#### Task instructions:
Could you return all of the records exactly as they stand?

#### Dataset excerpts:
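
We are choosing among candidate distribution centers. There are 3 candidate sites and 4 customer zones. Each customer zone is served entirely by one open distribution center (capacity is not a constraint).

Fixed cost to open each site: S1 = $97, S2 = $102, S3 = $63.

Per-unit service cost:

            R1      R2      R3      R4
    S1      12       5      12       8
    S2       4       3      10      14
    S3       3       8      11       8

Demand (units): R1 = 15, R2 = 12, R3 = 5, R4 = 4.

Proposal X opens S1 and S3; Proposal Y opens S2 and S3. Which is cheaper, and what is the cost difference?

Proposal Y is cheaper by 24.

Proposal X: {S1, S3}: R1→S3 3·15=45, R2→S1 5·12=60, R3→S3 11·5=55, R4→S1 8·4=32. Service 192; fixed 160; total 352.
Proposal Y: {S2, S3}: R1→S3 3·15=45, R2→S2 3·12=36, R3→S2 10·5=50, R4→S3 8·4=32. Service 163; fixed 165; total 328.
Difference: |352 − 328| = 24.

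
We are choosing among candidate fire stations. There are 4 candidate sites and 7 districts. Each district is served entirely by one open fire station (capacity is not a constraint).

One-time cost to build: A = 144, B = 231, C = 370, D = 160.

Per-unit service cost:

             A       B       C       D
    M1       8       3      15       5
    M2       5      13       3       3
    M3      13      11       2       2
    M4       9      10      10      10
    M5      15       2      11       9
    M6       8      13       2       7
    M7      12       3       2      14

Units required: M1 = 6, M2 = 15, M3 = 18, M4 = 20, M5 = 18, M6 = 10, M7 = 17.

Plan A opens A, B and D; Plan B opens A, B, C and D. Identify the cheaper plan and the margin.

Plan A is cheaper by 303.

Plan A: {A, B, D}: M1→B 3·6=18, M2→D 3·15=45, M3→D 2·18=36, M4→A 9·20=180, M5→B 2·18=36, M6→D 7·10=70, M7→B 3·17=51. Service 436; fixed 535; total 971.
Plan B: {A, B, C, D}: M1→B 3·6=18, M2→C 3·15=45, M3→C 2·18=36, M4→A 9·20=180, M5→B 2·18=36, M6→C 2·10=20, M7→C 2·17=34. Service 369; fixed 905; total 1274.
Difference: |971 − 1274| = 303.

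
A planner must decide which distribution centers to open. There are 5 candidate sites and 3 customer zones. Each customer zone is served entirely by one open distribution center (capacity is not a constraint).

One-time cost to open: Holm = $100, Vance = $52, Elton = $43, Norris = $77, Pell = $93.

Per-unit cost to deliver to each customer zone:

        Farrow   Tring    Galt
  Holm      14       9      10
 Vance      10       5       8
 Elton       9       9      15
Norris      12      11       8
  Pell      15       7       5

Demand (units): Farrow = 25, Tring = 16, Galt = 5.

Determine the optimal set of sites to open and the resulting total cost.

For any fixed open set, each customer zone goes to its cheapest open site; total = fixed + service.
{Vance}: Farrow→Vance 10·25=250, Tring→Vance 5·16=80, Galt→Vance 8·5=40. Service 370; fixed 52; total 422.
{Vance, Elton}: Farrow→Elton 9·25=225, Tring→Vance 5·16=80, Galt→Vance 8·5=40. Service 345; fixed 95; total 440.
{Elton}: service 444 + fixed 43 = 487
{Holm, Vance, Elton, Norris, Pell}: Farrow→Elton 9·25=225, Tring→Vance 5·16=80, Galt→Pell 5·5=25. Service 330; fixed 365; total 695.
No other subset beats 422.

Open Vance only; minimum total cost 422.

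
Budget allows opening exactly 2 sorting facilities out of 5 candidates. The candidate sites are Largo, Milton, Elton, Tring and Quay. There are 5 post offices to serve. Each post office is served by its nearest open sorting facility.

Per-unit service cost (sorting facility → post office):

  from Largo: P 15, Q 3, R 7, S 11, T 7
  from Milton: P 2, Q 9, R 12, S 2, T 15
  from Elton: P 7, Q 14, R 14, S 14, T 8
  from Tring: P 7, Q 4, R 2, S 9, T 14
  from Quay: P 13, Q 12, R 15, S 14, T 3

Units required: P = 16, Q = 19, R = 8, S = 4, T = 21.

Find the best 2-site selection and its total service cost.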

#### Solution to this task:
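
We are choosing among candidate distribution centers. There are 3 candidate sites and 4 customer zones. Each customer zone is served entirely by one open distribution center (capacity is not a constraint).

Fixed cost to open each site: S1 = $97, S2 = $102, S3 = $63.

Per-unit service cost:

            R1      R2      R3      R4
    S1      12       5      12       8
    S2       4       3      10      14
    S3       3       8      11       8

Demand (units): R1 = 15, R2 = 12, R3 = 5, R4 = 4.

Proposal X opens S1 and S3; Proposal Y opens S2 and S3. Which is cheaper, and what is the cost difference?

Proposal Y is cheaper by 24.

Proposal X: {S1, S3}: R1→S3 3·15=45, R2→S1 5·12=60, R3→S3 11·5=55, R4→S1 8·4=32. Service 192; fixed 160; total 352.
Proposal Y: {S2, S3}: R1→S3 3·15=45, R2→S2 3·12=36, R3→S2 10·5=50, R4→S3 8·4=32. Service 163; fixed 165; total 328.
Difference: |352 − 328| = 24.

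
We are choosing among candidate fire stations. There are 4 candidate sites and 7 districts. Each district is served entirely by one open fire station (capacity is not a constraint).

One-time cost to build: A = 144, B = 231, C = 370, D = 160.

Per-unit service cost:

             A       B       C       D
    M1       8       3      15       5
    M2       5      13       3       3
    M3      13      11       2       2
    M4       9      10      10      10
    M5      15       2      11       9
    M6       8      13       2       7
    M7      12       3       2      14

Units required: M1 = 6, M2 = 15, M3 = 18, M4 = 20, M5 = 18, M6 = 10, M7 = 17.

Plan A opens A, B and D; Plan B opens A, B, C and D. Identify the cheaper plan and the margin.

Plan A is cheaper by 303.

Plan A: {A, B, D}: M1→B 3·6=18, M2→D 3·15=45, M3→D 2·18=36, M4→A 9·20=180, M5→B 2·18=36, M6→D 7·10=70, M7→B 3·17=51. Service 436; fixed 535; total 971.
Plan B: {A, B, C, D}: M1→B 3·6=18, M2→C 3·15=45, M3→C 2·18=36, M4→A 9·20=180, M5→B 2·18=36, M6→C 2·10=20, M7→C 2·17=34. Service 369; fixed 905; total 1274.
Difference: |971 − 1274| = 303.

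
A planner must decide which distribution centers to open. There are 5 candidate sites and 3 customer zones. Each customer zone is served entirely by one open distribution center (capacity is not a constraint).

One-time cost to open: Holm = $100, Vance = $52, Elton = $43, Norris = $77, Pell = $93.

Per-unit cost to deliver to each customer zone:

        Farrow   Tring    Galt
  Holm      14       9      10
 Vance      10       5       8
 Elton       9       9      15
Norris      12      11       8
  Pell      15       7       5

Demand (units): Farrow = 25, Tring = 16, Galt = 5.

Determine the optimal set of sites to open and the resulting total cost.

For any fixed open set, each customer zone goes to its cheapest open site; total = fixed + service.
{Vance}: Farrow→Vance 10·25=250, Tring→Vance 5·16=80, Galt→Vance 8·5=40. Service 370; fixed 52; total 422.
{Vance, Elton}: Farrow→Elton 9·25=225, Tring→Vance 5·16=80, Galt→Vance 8·5=40. Service 345; fixed 95; total 440.
{Elton}: service 444 + fixed 43 = 487
{Holm, Vance, Elton, Norris, Pell}: Farrow→Elton 9·25=225, Tring→Vance 5·16=80, Galt→Pell 5·5=25. Service 330; fixed 365; total 695.
No other subset beats 422.

Open Vance only; minimum total cost 422.

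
Budget allows opening exactly 2 sorting facilities out of 5 candidates. The candidate sites are Largo, Milton, Elton, Tring and Quay. There are 5 post offices to serve. Each post office is served by its nearest open sorting facility.

Per-unit service cost (sorting facility → post office):

  from Largo: P 15, Q 3, R 7, S 11, T 7
  from Milton: P 2, Q 9, R 12, S 2, T 15
  from Elton: P 7, Q 14, R 14, S 14, T 8
  from Tring: P 7, Q 4, R 2, S 9, T 14
  from Quay: P 13, Q 12, R 15, S 14, T 3

Units required: P = 16, Q = 19, R = 8, S = 4, T = 21.

Find the best 2-site selection and its total service cost.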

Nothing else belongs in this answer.